Stored data:
----------

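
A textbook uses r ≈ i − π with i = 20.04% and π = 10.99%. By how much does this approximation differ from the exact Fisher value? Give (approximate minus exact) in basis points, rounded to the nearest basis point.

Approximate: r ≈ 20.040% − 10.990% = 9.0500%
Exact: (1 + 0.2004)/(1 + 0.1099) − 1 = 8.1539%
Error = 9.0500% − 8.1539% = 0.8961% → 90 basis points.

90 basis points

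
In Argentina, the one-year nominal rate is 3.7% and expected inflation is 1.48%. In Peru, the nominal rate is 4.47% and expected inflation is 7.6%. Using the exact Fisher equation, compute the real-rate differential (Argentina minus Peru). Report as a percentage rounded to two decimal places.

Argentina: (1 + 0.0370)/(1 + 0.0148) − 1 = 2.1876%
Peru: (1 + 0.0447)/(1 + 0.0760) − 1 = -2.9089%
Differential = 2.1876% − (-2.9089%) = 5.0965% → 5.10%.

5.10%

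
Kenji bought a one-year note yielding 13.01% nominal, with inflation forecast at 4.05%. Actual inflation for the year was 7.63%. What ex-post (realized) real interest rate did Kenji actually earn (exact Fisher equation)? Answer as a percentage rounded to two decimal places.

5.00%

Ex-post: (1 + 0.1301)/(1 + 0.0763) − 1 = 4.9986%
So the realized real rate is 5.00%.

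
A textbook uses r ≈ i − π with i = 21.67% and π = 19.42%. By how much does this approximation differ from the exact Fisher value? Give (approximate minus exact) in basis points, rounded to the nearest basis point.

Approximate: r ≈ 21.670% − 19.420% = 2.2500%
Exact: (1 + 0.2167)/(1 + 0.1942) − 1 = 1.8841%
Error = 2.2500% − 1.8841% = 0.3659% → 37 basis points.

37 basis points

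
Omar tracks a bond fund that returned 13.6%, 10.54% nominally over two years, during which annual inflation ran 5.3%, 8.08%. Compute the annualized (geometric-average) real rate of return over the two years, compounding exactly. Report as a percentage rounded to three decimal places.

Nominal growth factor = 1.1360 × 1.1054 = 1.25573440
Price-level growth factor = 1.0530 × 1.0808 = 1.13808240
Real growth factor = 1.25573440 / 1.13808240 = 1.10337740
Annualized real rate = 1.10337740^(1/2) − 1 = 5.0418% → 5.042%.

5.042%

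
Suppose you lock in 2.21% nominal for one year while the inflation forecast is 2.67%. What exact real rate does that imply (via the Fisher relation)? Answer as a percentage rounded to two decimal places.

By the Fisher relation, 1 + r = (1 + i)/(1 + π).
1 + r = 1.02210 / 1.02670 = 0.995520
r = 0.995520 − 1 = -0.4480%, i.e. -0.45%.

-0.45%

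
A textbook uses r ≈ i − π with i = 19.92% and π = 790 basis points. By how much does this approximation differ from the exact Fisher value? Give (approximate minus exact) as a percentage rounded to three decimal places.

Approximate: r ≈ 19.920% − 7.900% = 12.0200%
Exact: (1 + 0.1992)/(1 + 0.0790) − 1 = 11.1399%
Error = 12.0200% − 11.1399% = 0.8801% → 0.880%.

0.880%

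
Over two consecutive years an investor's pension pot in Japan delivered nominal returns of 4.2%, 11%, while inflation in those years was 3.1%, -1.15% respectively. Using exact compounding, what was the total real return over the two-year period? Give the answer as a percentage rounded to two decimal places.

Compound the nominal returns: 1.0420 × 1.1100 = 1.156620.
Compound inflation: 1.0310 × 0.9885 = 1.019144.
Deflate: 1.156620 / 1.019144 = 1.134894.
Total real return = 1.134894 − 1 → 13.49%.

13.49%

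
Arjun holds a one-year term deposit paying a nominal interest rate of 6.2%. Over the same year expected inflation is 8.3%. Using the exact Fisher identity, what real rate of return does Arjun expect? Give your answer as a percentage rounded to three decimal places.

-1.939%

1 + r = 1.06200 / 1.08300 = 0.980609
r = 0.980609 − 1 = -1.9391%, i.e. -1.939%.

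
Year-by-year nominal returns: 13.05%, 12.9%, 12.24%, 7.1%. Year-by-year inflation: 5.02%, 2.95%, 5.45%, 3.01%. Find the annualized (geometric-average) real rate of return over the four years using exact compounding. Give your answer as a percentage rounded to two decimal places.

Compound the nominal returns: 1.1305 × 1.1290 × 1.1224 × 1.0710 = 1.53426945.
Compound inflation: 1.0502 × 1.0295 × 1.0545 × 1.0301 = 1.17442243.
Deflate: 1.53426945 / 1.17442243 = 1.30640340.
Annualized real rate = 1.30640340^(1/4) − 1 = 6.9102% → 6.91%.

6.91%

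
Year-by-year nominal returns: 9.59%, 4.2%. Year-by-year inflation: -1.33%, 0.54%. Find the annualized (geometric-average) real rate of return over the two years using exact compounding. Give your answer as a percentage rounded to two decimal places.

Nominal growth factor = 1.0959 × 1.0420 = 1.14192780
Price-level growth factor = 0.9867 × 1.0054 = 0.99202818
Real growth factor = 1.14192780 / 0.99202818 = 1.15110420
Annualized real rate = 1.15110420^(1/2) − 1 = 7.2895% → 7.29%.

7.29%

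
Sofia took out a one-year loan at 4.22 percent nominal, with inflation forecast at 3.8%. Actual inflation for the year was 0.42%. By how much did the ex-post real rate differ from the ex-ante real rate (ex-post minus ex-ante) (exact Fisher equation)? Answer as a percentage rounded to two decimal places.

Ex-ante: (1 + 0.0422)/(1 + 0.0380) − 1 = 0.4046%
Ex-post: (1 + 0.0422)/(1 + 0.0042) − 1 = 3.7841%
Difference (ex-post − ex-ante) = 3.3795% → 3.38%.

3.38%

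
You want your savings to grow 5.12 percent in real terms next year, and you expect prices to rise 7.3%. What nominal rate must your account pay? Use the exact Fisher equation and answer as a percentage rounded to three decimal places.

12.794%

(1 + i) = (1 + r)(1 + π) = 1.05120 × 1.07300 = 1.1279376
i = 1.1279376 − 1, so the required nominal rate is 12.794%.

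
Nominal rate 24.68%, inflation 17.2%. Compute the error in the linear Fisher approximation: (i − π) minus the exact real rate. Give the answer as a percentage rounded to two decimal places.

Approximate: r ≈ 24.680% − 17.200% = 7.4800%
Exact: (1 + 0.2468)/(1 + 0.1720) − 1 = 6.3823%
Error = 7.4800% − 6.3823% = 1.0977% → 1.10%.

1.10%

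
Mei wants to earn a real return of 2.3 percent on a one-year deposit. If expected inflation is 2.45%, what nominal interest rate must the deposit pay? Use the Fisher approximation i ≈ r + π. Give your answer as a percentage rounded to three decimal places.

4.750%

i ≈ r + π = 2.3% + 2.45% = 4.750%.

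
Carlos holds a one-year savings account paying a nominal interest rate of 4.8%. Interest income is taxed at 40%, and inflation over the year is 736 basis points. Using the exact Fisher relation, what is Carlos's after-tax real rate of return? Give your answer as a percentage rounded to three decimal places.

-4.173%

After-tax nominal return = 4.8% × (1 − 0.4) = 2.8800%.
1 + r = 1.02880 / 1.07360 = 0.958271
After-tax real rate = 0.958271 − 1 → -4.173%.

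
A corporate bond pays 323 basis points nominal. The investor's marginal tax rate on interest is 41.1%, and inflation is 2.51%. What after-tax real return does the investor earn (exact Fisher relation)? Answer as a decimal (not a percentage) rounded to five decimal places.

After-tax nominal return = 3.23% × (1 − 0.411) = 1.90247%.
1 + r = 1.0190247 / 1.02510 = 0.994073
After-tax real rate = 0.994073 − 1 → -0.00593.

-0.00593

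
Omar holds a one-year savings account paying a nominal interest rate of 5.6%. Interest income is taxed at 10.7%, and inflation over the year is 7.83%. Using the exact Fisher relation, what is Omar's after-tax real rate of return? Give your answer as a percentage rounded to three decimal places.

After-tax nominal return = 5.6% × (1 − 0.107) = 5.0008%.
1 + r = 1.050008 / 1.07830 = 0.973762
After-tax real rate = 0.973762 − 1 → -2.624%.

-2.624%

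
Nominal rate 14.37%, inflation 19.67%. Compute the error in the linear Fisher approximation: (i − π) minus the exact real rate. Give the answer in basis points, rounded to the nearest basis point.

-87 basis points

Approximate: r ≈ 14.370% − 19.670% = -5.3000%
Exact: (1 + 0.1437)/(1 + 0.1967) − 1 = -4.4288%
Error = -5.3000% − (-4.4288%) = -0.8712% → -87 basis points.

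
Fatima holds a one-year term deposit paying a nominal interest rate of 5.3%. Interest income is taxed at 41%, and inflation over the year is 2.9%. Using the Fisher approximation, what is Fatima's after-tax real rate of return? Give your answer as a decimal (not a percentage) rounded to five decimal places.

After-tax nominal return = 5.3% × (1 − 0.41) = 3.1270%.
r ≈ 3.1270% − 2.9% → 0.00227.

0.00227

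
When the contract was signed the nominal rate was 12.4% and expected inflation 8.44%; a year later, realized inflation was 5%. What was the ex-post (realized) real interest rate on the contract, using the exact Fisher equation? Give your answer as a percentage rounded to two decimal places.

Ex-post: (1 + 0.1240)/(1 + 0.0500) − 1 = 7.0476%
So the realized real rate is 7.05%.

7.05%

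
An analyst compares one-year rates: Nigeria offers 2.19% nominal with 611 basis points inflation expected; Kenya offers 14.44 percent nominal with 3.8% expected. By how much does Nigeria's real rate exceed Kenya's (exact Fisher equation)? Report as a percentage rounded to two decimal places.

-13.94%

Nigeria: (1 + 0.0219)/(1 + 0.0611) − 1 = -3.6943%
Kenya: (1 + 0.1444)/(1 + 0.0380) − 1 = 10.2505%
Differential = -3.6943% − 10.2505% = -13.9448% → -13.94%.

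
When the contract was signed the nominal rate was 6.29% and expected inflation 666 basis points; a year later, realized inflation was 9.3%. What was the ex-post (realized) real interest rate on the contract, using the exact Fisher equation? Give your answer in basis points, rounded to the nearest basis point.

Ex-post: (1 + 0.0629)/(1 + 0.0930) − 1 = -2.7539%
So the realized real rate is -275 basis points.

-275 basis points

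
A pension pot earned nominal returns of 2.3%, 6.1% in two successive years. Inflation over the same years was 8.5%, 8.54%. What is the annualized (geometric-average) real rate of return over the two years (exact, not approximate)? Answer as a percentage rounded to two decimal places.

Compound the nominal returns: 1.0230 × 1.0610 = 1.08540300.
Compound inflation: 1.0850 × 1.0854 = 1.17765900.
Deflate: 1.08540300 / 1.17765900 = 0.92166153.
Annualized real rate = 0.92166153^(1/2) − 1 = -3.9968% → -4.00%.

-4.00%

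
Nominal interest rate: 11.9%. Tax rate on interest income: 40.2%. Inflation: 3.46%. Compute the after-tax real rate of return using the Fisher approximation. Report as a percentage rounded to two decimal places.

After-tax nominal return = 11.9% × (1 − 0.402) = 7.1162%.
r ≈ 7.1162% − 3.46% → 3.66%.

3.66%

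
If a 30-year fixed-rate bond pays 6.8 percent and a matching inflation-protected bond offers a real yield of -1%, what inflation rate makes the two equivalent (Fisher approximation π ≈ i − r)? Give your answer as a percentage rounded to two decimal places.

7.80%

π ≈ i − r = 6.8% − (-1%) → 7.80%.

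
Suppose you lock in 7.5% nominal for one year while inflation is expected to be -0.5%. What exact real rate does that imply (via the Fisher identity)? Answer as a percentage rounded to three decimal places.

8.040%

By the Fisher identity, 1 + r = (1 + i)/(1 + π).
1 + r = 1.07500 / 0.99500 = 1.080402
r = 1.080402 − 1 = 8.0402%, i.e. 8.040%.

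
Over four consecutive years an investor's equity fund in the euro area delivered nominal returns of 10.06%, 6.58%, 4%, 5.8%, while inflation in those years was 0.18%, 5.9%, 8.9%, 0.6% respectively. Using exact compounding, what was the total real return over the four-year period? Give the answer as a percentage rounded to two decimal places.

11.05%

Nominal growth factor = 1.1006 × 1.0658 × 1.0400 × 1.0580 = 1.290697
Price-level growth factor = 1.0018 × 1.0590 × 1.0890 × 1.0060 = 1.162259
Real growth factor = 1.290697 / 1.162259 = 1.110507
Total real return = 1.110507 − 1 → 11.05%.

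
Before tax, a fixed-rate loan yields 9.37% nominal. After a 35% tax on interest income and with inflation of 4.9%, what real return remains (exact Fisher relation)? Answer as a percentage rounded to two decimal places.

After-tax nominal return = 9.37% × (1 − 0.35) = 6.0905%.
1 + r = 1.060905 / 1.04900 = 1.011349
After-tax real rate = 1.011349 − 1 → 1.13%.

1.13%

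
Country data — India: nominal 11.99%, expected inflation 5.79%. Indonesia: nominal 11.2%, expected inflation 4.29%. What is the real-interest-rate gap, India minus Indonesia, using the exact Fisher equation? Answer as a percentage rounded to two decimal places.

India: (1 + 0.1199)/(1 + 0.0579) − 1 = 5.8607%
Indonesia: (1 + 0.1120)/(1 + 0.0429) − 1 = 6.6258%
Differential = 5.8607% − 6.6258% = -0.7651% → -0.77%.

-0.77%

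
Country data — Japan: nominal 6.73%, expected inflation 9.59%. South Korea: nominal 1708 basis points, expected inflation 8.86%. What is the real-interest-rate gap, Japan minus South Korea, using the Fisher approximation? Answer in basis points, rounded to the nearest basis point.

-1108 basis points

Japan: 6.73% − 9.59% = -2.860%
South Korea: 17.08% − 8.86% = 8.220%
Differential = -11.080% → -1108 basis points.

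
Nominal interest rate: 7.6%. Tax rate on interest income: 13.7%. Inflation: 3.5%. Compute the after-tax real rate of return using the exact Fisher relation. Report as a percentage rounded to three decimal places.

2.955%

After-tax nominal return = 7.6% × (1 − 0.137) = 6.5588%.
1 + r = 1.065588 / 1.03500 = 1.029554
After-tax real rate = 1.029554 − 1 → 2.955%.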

----------

What the exercise asks:
Starting at the line that contains "Country data — India: nominal", return every line through the last one above, exactly as written.

Solution to this task:
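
Country data — India: nominal 11.99%, expected inflation 5.79%. Indonesia: nominal 11.2%, expected inflation 4.29%. What is the real-interest-rate gap, India minus Indonesia, using the exact Fisher equation? Answer as a percentage rounded to two decimal places.

India: (1 + 0.1199)/(1 + 0.0579) − 1 = 5.8607%
Indonesia: (1 + 0.1120)/(1 + 0.0429) − 1 = 6.6258%
Differential = 5.8607% − 6.6258% = -0.7651% → -0.77%.

-0.77%

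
Country data — Japan: nominal 6.73%, expected inflation 9.59%. South Korea: nominal 1708 basis points, expected inflation 8.86%. What is the real-interest-rate gap, Japan minus South Korea, using the Fisher approximation? Answer in basis points, rounded to the nearest basis point.

-1108 basis points

Japan: 6.73% − 9.59% = -2.860%
South Korea: 17.08% − 8.86% = 8.220%
Differential = -11.080% → -1108 basis points.

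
Nominal interest rate: 7.6%. Tax rate on interest income: 13.7%. Inflation: 3.5%. Compute the after-tax real rate of return using the exact Fisher relation. Report as a percentage rounded to three decimal places.

2.955%

After-tax nominal return = 7.6% × (1 − 0.137) = 6.5588%.
1 + r = 1.065588 / 1.03500 = 1.029554
After-tax real rate = 1.029554 − 1 → 2.955%.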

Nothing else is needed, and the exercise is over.